>>>>

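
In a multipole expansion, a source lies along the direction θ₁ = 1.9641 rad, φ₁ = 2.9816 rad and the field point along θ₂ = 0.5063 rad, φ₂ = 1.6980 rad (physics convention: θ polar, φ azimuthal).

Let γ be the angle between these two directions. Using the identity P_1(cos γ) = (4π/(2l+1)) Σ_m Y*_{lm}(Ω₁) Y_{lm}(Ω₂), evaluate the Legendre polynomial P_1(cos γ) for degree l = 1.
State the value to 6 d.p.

-0.208283

Addition theorem: P_1(cos γ) = (4π/3) Σ_m Y*_{lm}(Ω₁) Y_{lm}(Ω₂), m = −1…1:
  [-1]  conj(Y_{1,-1})(Ω₁) = (-0.315039, 0.050839) ; Y_{1,-1}(Ω₂) = (-0.021255, -0.166192) ; Δ = (0.015145, 0.051276)
  [+0]  conj(Y_{1,0})(Ω₁) = (-0.187253, -0.000000) ; Y_{1,0}(Ω₂) = (0.427305, 0.000000) ; Δ = (-0.080014, -0.000000)
  [+1]  conj(Y_{1,1})(Ω₁) = (0.315039, 0.050839) ; Y_{1,1}(Ω₂) = (0.021255, -0.166192) ; Δ = (0.015145, -0.051276)
Σ over m = (-0.049724, 0.000000); ×(4π/3) → (-0.208283, 0.000000). Real part: -0.208283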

<<<<

Brief:
Exactness is what counts here: write out every record again.

Exercise answer:
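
In a multipole expansion, a source lies along the direction θ₁ = 1.9641 rad, φ₁ = 2.9816 rad and the field point along θ₂ = 0.5063 rad, φ₂ = 1.6980 rad (physics convention: θ polar, φ azimuthal).

Let γ be the angle between these two directions. Using the identity P_1(cos γ) = (4π/(2l+1)) Σ_m Y*_{lm}(Ω₁) Y_{lm}(Ω₂), evaluate the Legendre polynomial P_1(cos γ) for degree l = 1.
State the value to 6 d.p.

-0.208283

Addition theorem: P_1(cos γ) = (4π/3) Σ_m Y*_{lm}(Ω₁) Y_{lm}(Ω₂), m = −1…1:
  [-1]  conj(Y_{1,-1})(Ω₁) = (-0.315039, 0.050839) ; Y_{1,-1}(Ω₂) = (-0.021255, -0.166192) ; Δ = (0.015145, 0.051276)
  [+0]  conj(Y_{1,0})(Ω₁) = (-0.187253, -0.000000) ; Y_{1,0}(Ω₂) = (0.427305, 0.000000) ; Δ = (-0.080014, -0.000000)
  [+1]  conj(Y_{1,1})(Ω₁) = (0.315039, 0.050839) ; Y_{1,1}(Ω₂) = (0.021255, -0.166192) ; Δ = (0.015145, -0.051276)
Σ over m = (-0.049724, 0.000000); ×(4π/3) → (-0.208283, 0.000000). Real part: -0.208283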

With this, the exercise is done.